▶ [EXERCISE DESCRIPTION]: Each record below has to be printed verbatim.

▶ [RECORDS FOR THIS TASK]:
····················
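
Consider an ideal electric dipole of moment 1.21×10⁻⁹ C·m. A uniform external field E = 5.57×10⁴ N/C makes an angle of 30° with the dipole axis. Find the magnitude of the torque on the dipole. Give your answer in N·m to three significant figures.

τ ≈ 3.37×10⁻⁵ N·m

Torque on an electric dipole: τ = pE sinθ.
τ = (1.21×10⁻⁹)(5.57×10⁴)·sin30° = 3.370×10⁻⁵ N·m.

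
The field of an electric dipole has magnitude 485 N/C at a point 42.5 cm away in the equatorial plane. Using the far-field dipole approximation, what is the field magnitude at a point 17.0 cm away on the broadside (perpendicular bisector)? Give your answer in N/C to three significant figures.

Dipole fields scale as 1/r³ in the far field; the geometry is the same at both points.
E₂ = E₁ · (r₁/r₂)³ = 485 · (42.5/17.0)³.
(r₁/r₂)³ = (2.5)³ = 15.62.
E₂ ≈ 7578 N/C.

E ≈ 7580 N/C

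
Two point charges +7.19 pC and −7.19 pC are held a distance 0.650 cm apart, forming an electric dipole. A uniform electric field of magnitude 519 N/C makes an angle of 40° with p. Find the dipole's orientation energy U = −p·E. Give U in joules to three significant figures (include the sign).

U ≈ -1.86×10⁻¹¹ J

Dipole moment p = qd = (7.19×10⁻¹² C)(0.00650 m) = 4.674×10⁻¹⁴ C·m.
U = −p·E = −pE cosθ.
U = −(4.674×10⁻¹⁴)(519)·cos40° = -1.858×10⁻¹¹ J.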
····················
▶ [EXERCISE RESULT]:
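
Consider an ideal electric dipole of moment 1.21×10⁻⁹ C·m. A uniform external field E = 5.57×10⁴ N/C makes an angle of 30° with the dipole axis. Find the magnitude of the torque on the dipole. Give your answer in N·m to three significant figures.

τ ≈ 3.37×10⁻⁵ N·m

Torque on an electric dipole: τ = pE sinθ.
τ = (1.21×10⁻⁹)(5.57×10⁴)·sin30° = 3.370×10⁻⁵ N·m.

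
The field of an electric dipole has magnitude 485 N/C at a point 42.5 cm away in the equatorial plane. Using the far-field dipole approximation, what is the field magnitude at a point 17.0 cm away on the broadside (perpendicular bisector)? Give your answer in N/C to three significant figures.

Dipole fields scale as 1/r³ in the far field; the geometry is the same at both points.
E₂ = E₁ · (r₁/r₂)³ = 485 · (42.5/17.0)³.
(r₁/r₂)³ = (2.5)³ = 15.62.
E₂ ≈ 7578 N/C.

E ≈ 7580 N/C

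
Two point charges +7.19 pC and −7.19 pC are held a distance 0.650 cm apart, forming an electric dipole. A uniform electric field of magnitude 519 N/C makes an angle of 40° with p. Find the dipole's orientation energy U = −p·E. Give U in joules to three significant figures (include the sign).

U ≈ -1.86×10⁻¹¹ J

Dipole moment p = qd = (7.19×10⁻¹² C)(0.00650 m) = 4.674×10⁻¹⁴ C·m.
U = −p·E = −pE cosθ.
U = −(4.674×10⁻¹⁴)(519)·cos40° = -1.858×10⁻¹¹ J.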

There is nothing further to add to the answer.